- **WHAT IS EXPECTED**: Quote verbatim the span of lines that begins the listing below and closes with the line containing "- t = 16 s: position = 8 m".
○ ○ ○ ○ ○
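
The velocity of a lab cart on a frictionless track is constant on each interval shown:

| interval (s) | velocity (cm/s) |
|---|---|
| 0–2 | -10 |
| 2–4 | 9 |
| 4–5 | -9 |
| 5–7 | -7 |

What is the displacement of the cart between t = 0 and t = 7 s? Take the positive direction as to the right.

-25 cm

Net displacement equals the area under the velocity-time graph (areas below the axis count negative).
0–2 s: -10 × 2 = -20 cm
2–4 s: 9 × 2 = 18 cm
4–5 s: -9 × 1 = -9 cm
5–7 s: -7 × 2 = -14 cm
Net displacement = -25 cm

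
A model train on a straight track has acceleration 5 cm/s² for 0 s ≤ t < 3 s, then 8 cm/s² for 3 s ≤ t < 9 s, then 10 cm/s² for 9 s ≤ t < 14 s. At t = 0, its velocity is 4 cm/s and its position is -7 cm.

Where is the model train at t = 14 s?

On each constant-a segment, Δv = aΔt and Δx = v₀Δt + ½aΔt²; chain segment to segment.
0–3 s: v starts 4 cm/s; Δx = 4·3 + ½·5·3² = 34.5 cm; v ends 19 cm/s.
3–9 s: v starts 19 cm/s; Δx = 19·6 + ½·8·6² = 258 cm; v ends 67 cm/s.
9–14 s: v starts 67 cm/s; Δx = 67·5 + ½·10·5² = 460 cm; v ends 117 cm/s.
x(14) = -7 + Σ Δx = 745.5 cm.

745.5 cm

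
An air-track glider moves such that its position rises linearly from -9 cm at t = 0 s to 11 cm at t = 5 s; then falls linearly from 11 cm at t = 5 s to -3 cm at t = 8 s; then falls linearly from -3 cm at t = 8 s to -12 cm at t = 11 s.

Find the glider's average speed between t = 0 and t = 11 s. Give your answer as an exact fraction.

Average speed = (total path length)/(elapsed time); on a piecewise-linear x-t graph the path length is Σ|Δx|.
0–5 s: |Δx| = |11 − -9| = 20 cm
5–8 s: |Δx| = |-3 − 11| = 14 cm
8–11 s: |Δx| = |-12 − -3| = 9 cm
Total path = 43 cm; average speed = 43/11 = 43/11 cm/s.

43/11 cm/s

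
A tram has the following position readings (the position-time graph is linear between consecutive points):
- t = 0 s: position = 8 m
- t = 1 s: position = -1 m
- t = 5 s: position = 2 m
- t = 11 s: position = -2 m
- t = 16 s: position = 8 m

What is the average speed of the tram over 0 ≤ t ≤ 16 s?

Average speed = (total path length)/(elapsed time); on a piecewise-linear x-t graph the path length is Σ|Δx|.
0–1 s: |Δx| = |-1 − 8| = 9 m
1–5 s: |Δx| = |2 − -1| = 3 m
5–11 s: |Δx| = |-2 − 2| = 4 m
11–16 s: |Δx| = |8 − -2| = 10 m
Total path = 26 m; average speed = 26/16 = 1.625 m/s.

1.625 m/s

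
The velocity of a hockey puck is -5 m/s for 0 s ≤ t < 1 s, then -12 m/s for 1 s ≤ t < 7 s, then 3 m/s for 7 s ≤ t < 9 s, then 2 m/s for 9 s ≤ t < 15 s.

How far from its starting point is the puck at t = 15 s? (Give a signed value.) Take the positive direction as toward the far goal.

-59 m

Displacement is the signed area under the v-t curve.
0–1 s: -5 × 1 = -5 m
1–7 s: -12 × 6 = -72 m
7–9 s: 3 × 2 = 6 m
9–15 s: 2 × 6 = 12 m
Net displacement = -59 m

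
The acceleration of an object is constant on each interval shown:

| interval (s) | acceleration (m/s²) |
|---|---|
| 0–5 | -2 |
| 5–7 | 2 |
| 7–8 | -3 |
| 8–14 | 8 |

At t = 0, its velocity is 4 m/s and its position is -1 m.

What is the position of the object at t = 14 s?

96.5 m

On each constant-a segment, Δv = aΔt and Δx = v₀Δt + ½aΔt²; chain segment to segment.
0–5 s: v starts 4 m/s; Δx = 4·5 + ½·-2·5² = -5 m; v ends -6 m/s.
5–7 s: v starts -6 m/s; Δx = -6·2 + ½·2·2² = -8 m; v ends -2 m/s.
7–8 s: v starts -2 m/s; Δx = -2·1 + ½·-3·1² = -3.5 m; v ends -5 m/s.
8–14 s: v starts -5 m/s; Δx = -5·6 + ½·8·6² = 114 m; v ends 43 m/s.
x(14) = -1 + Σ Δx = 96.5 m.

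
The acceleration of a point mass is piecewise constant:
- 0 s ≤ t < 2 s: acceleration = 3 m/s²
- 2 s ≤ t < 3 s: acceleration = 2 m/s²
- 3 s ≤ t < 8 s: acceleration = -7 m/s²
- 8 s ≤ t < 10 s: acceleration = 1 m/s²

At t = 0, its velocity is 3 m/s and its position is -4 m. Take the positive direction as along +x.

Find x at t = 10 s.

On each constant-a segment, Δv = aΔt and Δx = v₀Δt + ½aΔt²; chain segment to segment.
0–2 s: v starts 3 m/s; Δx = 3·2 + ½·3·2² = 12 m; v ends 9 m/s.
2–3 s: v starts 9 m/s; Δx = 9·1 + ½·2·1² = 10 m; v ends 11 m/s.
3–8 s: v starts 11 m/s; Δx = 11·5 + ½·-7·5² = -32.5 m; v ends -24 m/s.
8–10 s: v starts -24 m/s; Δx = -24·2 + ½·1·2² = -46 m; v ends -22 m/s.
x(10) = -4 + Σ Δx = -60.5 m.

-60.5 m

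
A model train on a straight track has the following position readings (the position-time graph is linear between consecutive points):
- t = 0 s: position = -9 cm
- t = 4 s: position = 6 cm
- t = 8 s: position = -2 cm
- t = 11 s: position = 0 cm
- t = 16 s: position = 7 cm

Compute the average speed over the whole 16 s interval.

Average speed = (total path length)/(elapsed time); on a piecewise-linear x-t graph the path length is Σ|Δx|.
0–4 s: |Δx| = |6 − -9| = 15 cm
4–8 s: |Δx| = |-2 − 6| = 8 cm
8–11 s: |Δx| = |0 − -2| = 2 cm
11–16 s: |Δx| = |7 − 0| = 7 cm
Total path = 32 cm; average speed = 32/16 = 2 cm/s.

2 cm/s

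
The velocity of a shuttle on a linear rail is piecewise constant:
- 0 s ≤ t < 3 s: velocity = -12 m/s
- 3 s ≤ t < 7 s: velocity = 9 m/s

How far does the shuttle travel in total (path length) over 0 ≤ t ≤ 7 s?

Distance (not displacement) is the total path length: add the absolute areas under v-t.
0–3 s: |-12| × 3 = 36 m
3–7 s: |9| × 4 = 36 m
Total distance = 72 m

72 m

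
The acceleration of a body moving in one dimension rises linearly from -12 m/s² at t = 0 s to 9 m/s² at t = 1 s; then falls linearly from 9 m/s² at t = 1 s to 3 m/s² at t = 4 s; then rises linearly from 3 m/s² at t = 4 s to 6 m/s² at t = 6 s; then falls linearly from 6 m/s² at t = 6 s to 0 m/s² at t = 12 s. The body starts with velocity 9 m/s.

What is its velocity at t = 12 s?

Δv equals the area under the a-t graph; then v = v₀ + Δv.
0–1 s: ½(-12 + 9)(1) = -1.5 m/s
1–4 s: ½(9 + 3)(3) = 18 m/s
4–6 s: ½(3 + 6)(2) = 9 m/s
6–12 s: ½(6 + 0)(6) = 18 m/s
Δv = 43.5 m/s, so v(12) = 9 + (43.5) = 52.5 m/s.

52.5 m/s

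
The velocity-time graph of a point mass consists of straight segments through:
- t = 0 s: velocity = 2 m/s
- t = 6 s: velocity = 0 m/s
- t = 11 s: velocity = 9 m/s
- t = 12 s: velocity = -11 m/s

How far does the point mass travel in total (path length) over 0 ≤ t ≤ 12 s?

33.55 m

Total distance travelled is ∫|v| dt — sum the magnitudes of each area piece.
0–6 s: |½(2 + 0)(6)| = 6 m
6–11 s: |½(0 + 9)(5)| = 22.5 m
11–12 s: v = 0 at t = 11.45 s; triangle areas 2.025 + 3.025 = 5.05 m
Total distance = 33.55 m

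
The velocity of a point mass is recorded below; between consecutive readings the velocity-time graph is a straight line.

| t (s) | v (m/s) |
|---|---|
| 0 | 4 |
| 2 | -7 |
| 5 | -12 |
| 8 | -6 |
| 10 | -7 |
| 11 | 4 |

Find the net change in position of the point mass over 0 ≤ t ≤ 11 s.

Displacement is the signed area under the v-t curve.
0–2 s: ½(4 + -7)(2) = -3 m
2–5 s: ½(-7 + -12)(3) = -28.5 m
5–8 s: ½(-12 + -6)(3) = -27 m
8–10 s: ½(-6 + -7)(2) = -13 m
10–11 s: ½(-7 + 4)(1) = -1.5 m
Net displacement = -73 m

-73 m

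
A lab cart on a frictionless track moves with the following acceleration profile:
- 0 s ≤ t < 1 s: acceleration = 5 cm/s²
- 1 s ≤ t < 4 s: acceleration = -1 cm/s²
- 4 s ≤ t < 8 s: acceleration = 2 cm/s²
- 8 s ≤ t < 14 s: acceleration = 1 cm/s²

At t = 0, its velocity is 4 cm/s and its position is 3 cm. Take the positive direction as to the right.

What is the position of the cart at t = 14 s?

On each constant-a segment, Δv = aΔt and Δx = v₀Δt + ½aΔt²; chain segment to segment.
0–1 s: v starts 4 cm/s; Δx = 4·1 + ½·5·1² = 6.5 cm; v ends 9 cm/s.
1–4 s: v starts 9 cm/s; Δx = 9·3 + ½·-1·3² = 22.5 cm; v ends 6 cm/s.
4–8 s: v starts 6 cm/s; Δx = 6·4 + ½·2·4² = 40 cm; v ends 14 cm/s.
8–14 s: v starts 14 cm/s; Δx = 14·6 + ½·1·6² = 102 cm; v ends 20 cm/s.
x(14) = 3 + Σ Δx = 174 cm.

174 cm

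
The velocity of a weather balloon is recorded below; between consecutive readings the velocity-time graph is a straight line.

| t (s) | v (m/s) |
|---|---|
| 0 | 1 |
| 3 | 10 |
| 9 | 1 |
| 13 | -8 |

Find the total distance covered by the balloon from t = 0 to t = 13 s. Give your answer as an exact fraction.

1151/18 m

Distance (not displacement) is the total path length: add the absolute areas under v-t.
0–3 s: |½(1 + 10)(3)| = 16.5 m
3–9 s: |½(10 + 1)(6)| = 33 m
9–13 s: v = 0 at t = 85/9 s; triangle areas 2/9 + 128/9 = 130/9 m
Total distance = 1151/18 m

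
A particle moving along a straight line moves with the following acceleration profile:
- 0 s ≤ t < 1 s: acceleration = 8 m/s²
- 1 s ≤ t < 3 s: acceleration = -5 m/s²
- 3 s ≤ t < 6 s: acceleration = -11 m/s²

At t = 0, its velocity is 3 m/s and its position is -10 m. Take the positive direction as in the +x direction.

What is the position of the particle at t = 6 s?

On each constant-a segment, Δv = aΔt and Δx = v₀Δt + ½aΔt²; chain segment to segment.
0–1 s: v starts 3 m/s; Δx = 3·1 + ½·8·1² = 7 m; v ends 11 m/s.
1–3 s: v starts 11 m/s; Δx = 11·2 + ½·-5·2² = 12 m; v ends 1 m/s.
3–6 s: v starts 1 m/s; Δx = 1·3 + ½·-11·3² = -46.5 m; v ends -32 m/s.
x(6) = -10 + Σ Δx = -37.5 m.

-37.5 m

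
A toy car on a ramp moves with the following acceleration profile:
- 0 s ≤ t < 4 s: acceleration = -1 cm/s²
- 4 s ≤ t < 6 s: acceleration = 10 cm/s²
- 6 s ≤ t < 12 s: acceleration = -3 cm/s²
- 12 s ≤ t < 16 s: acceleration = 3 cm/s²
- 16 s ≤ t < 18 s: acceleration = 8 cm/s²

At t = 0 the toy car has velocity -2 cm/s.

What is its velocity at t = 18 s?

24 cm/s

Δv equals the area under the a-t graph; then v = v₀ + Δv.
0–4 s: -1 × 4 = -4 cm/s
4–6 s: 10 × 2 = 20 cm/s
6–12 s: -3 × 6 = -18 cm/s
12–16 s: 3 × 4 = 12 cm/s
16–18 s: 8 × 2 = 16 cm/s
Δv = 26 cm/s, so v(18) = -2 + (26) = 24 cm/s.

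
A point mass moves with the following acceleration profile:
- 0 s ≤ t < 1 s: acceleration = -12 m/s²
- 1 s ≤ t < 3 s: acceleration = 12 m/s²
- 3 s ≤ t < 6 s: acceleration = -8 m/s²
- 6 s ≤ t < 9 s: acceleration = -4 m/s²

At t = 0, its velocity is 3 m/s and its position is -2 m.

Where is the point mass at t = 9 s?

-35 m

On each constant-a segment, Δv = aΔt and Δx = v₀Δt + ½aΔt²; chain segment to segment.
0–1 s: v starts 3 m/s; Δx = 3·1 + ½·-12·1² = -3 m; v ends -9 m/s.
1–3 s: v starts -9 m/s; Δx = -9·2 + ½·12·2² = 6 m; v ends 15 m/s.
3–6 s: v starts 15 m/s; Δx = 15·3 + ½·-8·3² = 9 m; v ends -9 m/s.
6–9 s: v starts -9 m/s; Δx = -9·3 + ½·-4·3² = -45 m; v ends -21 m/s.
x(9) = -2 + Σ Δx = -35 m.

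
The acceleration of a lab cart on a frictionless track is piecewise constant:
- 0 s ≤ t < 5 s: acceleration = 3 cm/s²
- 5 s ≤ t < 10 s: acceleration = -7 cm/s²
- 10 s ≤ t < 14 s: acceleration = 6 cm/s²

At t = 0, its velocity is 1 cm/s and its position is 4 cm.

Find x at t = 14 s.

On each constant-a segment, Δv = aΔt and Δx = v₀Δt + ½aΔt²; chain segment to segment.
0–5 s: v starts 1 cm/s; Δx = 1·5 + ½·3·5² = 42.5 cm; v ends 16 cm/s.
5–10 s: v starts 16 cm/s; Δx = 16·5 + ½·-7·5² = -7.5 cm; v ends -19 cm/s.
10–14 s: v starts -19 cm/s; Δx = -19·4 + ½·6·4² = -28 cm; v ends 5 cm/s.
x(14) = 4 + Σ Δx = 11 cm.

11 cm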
○ ○ ○ ○ ○
- **ANSWER SPACE**:
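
The velocity of a lab cart on a frictionless track is constant on each interval shown:

| interval (s) | velocity (cm/s) |
|---|---|
| 0–2 | -10 |
| 2–4 | 9 |
| 4–5 | -9 |
| 5–7 | -7 |

What is the displacement of the cart between t = 0 and t = 7 s? Take the positive direction as to the right.

-25 cm

Net displacement equals the area under the velocity-time graph (areas below the axis count negative).
0–2 s: -10 × 2 = -20 cm
2–4 s: 9 × 2 = 18 cm
4–5 s: -9 × 1 = -9 cm
5–7 s: -7 × 2 = -14 cm
Net displacement = -25 cm

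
A model train on a straight track has acceleration 5 cm/s² for 0 s ≤ t < 3 s, then 8 cm/s² for 3 s ≤ t < 9 s, then 10 cm/s² for 9 s ≤ t < 14 s. At t = 0, its velocity is 4 cm/s and its position is -7 cm.

Where is the model train at t = 14 s?

On each constant-a segment, Δv = aΔt and Δx = v₀Δt + ½aΔt²; chain segment to segment.
0–3 s: v starts 4 cm/s; Δx = 4·3 + ½·5·3² = 34.5 cm; v ends 19 cm/s.
3–9 s: v starts 19 cm/s; Δx = 19·6 + ½·8·6² = 258 cm; v ends 67 cm/s.
9–14 s: v starts 67 cm/s; Δx = 67·5 + ½·10·5² = 460 cm; v ends 117 cm/s.
x(14) = -7 + Σ Δx = 745.5 cm.

745.5 cm

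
An air-track glider moves such that its position rises linearly from -9 cm at t = 0 s to 11 cm at t = 5 s; then falls linearly from 11 cm at t = 5 s to -3 cm at t = 8 s; then falls linearly from -3 cm at t = 8 s to -12 cm at t = 11 s.

Find the glider's average speed between t = 0 and t = 11 s. Give your answer as an exact fraction.

Average speed = (total path length)/(elapsed time); on a piecewise-linear x-t graph the path length is Σ|Δx|.
0–5 s: |Δx| = |11 − -9| = 20 cm
5–8 s: |Δx| = |-3 − 11| = 14 cm
8–11 s: |Δx| = |-12 − -3| = 9 cm
Total path = 43 cm; average speed = 43/11 = 43/11 cm/s.

43/11 cm/s

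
A tram has the following position readings (the position-time graph is linear between consecutive points):
- t = 0 s: position = 8 m
- t = 1 s: position = -1 m
- t = 5 s: position = 2 m
- t = 11 s: position = -2 m
- t = 16 s: position = 8 m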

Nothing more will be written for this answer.